WHAT IS NEEDED: Would you write out all of the records that follow, exactly as they stand?

TASK DATA:

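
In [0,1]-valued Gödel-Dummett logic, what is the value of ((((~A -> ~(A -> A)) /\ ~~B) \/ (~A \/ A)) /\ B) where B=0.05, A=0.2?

0.05

~A: Gödel ¬ of 0.2 = 0 (operand ≠ 0)
(A -> A): 0.2 ≤ 0.2, so result = 1
~(A -> A): Gödel ¬ of 1 = 0 (operand ≠ 0)
(~A -> ~(A -> A)): 0 ≤ 0, so result = 1
~B: Gödel ¬ of 0.05 = 0 (operand ≠ 0)
~~B: Gödel ¬ of 0 = 1 (operand is 0)
((~A -> ~(A -> A)) /\ ~~B) = min(1, 1) = 1
~A: Gödel ¬ of 0.2 = 0 (operand ≠ 0)
(~A \/ A) = max(0, 0.2) = 0.2
(((~A -> ~(A -> A)) /\ ~~B) \/ (~A \/ A)) = max(1, 0.2) = 1
((((~A -> ~(A -> A)) /\ ~~B) \/ (~A \/ A)) /\ B) = min(1, 0.05) = 0.05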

TASK SOLUTION:
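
In [0,1]-valued Gödel-Dummett logic, what is the value of ((((~A -> ~(A -> A)) /\ ~~B) \/ (~A \/ A)) /\ B) where B=0.05, A=0.2?

0.05

~A: Gödel ¬ of 0.2 = 0 (operand ≠ 0)
(A -> A): 0.2 ≤ 0.2, so result = 1
~(A -> A): Gödel ¬ of 1 = 0 (operand ≠ 0)
(~A -> ~(A -> A)): 0 ≤ 0, so result = 1
~B: Gödel ¬ of 0.05 = 0 (operand ≠ 0)
~~B: Gödel ¬ of 0 = 1 (operand is 0)
((~A -> ~(A -> A)) /\ ~~B) = min(1, 1) = 1
~A: Gödel ¬ of 0.2 = 0 (operand ≠ 0)
(~A \/ A) = max(0, 0.2) = 0.2
(((~A -> ~(A -> A)) /\ ~~B) \/ (~A \/ A)) = max(1, 0.2) = 1
((((~A -> ~(A -> A)) /\ ~~B) \/ (~A \/ A)) /\ B) = min(1, 0.05) = 0.05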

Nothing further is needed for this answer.